▶ **To do**
Among the entries below, take the line with "Initial marking: [3 3 1 4]." and the line with "10. Q CAS -> counter=5 r=(2,4) succ=(1,3)", and output them and every line between them exactly, with nothing else.

=== Section Start ===

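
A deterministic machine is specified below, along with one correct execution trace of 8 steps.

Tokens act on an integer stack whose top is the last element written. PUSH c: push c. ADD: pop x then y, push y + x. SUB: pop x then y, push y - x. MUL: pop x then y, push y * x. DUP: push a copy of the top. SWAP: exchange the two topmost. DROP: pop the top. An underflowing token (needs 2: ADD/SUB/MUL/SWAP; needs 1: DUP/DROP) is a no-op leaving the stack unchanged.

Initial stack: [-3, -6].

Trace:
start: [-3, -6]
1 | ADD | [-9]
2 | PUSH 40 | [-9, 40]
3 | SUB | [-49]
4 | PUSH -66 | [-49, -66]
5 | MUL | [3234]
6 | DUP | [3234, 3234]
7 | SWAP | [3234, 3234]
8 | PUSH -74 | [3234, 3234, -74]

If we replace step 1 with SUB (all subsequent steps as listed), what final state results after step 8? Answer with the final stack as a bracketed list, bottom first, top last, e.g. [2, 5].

[2442, 2442, -74]

(re-executing from step 1 with the substitution; state before step 1: [-3, -6])
1 | SUB | [3]
2 | PUSH 40 | [3, 40]
3 | SUB | [-37]
4 | PUSH -66 | [-37, -66]
5 | MUL | [2442]
6 | DUP | [2442, 2442]
7 | SWAP | [2442, 2442]
8 | PUSH -74 | [2442, 2442, -74]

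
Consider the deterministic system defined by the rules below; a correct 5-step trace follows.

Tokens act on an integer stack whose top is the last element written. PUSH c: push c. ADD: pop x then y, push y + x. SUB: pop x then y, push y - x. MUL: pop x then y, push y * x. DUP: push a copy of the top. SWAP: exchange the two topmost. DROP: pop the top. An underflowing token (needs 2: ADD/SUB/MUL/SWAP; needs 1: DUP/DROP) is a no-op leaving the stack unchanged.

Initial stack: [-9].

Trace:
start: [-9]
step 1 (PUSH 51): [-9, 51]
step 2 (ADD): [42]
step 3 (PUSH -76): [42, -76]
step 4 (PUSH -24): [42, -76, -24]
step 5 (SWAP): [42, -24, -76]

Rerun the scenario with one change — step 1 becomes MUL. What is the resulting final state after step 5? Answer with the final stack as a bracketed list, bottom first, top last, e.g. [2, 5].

(re-executing from step 1 with the substitution; state before step 1: [-9])
step 1 (MUL): [-9]
step 2 (ADD): [-9]
step 3 (PUSH -76): [-9, -76]
step 4 (PUSH -24): [-9, -76, -24]
step 5 (SWAP): [-9, -24, -76]

[-9, -24, -76]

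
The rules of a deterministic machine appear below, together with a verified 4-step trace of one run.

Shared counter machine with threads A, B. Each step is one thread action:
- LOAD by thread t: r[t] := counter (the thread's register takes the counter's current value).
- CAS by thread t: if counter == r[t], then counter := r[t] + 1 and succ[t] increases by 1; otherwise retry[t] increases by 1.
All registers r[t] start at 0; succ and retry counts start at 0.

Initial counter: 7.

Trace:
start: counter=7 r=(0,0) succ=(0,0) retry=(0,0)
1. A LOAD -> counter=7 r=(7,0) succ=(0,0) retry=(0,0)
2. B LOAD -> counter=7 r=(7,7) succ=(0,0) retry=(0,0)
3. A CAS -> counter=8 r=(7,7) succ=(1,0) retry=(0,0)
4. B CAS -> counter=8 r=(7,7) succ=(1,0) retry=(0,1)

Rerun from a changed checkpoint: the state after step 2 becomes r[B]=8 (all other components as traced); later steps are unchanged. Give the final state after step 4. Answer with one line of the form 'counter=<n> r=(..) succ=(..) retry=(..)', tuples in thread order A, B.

state after step 2 := counter=7 r=(7,8) succ=(0,0) retry=(0,0)
3. A CAS -> counter=8 r=(7,8) succ=(1,0) retry=(0,0)
4. B CAS -> counter=9 r=(7,8) succ=(1,1) retry=(0,0)

counter=9 r=(7,8) succ=(1,1) retry=(0,0)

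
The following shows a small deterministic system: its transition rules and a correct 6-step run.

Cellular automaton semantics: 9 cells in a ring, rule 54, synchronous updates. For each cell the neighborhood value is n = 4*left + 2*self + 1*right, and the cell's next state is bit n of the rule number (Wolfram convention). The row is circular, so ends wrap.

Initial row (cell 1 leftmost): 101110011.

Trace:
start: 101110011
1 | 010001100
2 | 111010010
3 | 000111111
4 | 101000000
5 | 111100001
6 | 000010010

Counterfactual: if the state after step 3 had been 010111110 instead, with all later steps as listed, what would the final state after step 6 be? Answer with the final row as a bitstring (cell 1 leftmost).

state after step 3 := 010111110
4 | 111000001
5 | 000100010
6 | 001110111

001110111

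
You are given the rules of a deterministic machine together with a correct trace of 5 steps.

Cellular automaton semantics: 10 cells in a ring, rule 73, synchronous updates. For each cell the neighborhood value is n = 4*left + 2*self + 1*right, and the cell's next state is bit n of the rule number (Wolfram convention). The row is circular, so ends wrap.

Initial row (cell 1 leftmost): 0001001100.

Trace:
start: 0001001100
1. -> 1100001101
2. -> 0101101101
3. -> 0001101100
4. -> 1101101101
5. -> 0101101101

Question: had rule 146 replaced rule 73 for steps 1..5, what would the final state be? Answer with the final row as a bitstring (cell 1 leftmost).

1000000100

(re-executing steps 1..5 under rule 146; state before step 1: 0001001100)
1. -> 0010110010
2. -> 0100001101
3. -> 0010010000
4. -> 0101101000
5. -> 1000000100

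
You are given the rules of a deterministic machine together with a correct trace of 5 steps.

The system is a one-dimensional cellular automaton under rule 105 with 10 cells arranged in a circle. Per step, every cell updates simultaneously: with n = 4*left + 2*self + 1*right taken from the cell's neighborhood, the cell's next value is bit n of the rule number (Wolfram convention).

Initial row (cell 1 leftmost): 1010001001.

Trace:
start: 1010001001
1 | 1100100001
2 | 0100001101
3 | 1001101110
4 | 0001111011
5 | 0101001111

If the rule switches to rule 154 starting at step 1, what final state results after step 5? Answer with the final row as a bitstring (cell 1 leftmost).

0100110001

(re-executing steps 1..5 under rule 154; state before step 1: 1010001001)
1 | 0001010111
2 | 1010000110
3 | 0001001100
4 | 0010111010
5 | 0100110001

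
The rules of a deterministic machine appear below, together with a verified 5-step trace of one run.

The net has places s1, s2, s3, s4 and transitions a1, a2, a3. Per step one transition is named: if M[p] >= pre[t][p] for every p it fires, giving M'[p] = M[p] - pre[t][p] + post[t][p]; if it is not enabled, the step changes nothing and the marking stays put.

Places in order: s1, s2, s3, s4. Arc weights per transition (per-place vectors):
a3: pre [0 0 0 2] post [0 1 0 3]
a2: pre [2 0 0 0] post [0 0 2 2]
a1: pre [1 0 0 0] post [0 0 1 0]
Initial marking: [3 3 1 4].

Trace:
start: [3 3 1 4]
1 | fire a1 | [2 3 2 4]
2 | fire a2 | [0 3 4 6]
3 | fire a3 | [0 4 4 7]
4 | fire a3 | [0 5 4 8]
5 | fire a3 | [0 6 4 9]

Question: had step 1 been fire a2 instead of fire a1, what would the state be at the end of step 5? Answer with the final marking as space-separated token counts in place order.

1 6 3 9

(re-executing from step 1 with the substitution; state before step 1: [3 3 1 4])
1 | fire a2 | [1 3 3 6]
2 | fire a2 | [1 3 3 6]
3 | fire a3 | [1 4 3 7]
4 | fire a3 | [1 5 3 8]
5 | fire a3 | [1 6 3 9]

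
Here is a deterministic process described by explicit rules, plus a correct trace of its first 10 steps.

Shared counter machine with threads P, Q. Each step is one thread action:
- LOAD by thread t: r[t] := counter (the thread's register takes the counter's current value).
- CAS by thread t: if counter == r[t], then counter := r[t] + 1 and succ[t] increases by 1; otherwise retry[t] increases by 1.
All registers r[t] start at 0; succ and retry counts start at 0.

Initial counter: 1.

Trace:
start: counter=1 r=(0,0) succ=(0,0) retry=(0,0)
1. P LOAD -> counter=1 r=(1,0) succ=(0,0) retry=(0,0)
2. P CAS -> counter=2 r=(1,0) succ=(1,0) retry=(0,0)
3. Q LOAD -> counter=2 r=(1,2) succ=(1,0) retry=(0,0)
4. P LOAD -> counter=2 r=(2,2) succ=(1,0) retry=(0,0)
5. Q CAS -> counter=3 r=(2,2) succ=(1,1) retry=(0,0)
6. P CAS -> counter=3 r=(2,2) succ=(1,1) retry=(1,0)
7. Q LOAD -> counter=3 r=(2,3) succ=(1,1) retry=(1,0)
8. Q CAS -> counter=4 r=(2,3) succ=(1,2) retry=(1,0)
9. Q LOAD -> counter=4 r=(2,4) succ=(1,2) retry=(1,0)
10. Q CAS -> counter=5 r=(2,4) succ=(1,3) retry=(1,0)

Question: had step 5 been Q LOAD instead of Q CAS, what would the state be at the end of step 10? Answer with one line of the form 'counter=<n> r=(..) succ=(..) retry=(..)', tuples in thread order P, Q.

(re-executing from step 5 with the substitution; state before step 5: counter=2 r=(2,2) succ=(1,0) retry=(0,0))
5. Q LOAD -> counter=2 r=(2,2) succ=(1,0) retry=(0,0)
6. P CAS -> counter=3 r=(2,2) succ=(2,0) retry=(0,0)
7. Q LOAD -> counter=3 r=(2,3) succ=(2,0) retry=(0,0)
8. Q CAS -> counter=4 r=(2,3) succ=(2,1) retry=(0,0)
9. Q LOAD -> counter=4 r=(2,4) succ=(2,1) retry=(0,0)
10. Q CAS -> counter=5 r=(2,4) succ=(2,2) retry=(0,0)

counter=5 r=(2,4) succ=(2,2) retry=(0,0)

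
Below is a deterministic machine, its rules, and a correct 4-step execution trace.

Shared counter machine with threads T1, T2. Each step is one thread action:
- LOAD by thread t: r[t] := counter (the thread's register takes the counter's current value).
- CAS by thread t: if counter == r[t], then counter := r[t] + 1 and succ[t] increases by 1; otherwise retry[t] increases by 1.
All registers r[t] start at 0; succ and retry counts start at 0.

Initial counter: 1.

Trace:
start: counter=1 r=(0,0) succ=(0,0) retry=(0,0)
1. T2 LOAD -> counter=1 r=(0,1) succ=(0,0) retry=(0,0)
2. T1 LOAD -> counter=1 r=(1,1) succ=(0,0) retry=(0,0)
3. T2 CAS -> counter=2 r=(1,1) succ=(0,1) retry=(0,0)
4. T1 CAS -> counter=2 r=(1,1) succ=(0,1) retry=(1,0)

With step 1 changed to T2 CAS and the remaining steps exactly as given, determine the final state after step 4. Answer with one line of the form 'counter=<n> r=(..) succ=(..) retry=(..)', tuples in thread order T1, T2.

(re-executing from step 1 with the substitution; state before step 1: counter=1 r=(0,0) succ=(0,0) retry=(0,0))
1. T2 CAS -> counter=1 r=(0,0) succ=(0,0) retry=(0,1)
2. T1 LOAD -> counter=1 r=(1,0) succ=(0,0) retry=(0,1)
3. T2 CAS -> counter=1 r=(1,0) succ=(0,0) retry=(0,2)
4. T1 CAS -> counter=2 r=(1,0) succ=(1,0) retry=(0,2)

counter=2 r=(1,0) succ=(1,0) retry=(0,2)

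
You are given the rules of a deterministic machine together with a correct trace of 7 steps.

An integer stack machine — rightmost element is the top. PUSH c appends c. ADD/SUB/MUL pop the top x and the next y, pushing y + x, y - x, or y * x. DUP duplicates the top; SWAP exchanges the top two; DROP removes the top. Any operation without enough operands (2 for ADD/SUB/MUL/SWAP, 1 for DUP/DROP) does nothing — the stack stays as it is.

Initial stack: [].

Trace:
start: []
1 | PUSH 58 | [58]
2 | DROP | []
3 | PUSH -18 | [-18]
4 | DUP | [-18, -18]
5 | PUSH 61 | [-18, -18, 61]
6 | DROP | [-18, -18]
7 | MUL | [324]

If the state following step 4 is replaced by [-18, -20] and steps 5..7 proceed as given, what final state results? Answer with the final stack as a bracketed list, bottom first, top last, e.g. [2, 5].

state after step 4 := [-18, -20]
5 | PUSH 61 | [-18, -20, 61]
6 | DROP | [-18, -20]
7 | MUL | [360]

[360]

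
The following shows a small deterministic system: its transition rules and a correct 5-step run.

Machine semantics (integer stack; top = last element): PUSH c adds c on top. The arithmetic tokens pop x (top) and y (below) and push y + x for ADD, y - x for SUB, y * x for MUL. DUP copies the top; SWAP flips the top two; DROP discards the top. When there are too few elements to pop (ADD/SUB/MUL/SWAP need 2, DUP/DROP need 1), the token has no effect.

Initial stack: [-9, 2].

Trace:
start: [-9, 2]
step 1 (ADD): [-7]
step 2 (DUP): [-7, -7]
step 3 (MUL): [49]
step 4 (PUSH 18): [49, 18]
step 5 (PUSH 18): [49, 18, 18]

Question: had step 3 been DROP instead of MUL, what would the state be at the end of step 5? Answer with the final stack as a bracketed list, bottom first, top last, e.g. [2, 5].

[-7, 18, 18]

(re-executing from step 3 with the substitution; state before step 3: [-7, -7])
step 3 (DROP): [-7]
step 4 (PUSH 18): [-7, 18]
step 5 (PUSH 18): [-7, 18, 18]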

=== Section End ===

▶ **Problem solution**
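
Initial marking: [3 3 1 4].

Trace:
start: [3 3 1 4]
1 | fire a1 | [2 3 2 4]
2 | fire a2 | [0 3 4 6]
3 | fire a3 | [0 4 4 7]
4 | fire a3 | [0 5 4 8]
5 | fire a3 | [0 6 4 9]

Question: had step 1 been fire a2 instead of fire a1, what would the state be at the end of step 5? Answer with the final marking as space-separated token counts in place order.

1 6 3 9

(re-executing from step 1 with the substitution; state before step 1: [3 3 1 4])
1 | fire a2 | [1 3 3 6]
2 | fire a2 | [1 3 3 6]
3 | fire a3 | [1 4 3 7]
4 | fire a3 | [1 5 3 8]
5 | fire a3 | [1 6 3 9]

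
Here is a deterministic process described by explicit rules, plus a correct trace of its first 10 steps.

Shared counter machine with threads P, Q. Each step is one thread action:
- LOAD by thread t: r[t] := counter (the thread's register takes the counter's current value).
- CAS by thread t: if counter == r[t], then counter := r[t] + 1 and succ[t] increases by 1; otherwise retry[t] increases by 1.
All registers r[t] start at 0; succ and retry counts start at 0.

Initial counter: 1.

Trace:
start: counter=1 r=(0,0) succ=(0,0) retry=(0,0)
1. P LOAD -> counter=1 r=(1,0) succ=(0,0) retry=(0,0)
2. P CAS -> counter=2 r=(1,0) succ=(1,0) retry=(0,0)
3. Q LOAD -> counter=2 r=(1,2) succ=(1,0) retry=(0,0)
4. P LOAD -> counter=2 r=(2,2) succ=(1,0) retry=(0,0)
5. Q CAS -> counter=3 r=(2,2) succ=(1,1) retry=(0,0)
6. P CAS -> counter=3 r=(2,2) succ=(1,1) retry=(1,0)
7. Q LOAD -> counter=3 r=(2,3) succ=(1,1) retry=(1,0)
8. Q CAS -> counter=4 r=(2,3) succ=(1,2) retry=(1,0)
9. Q LOAD -> counter=4 r=(2,4) succ=(1,2) retry=(1,0)
10. Q CAS -> counter=5 r=(2,4) succ=(1,3) retry=(1,0)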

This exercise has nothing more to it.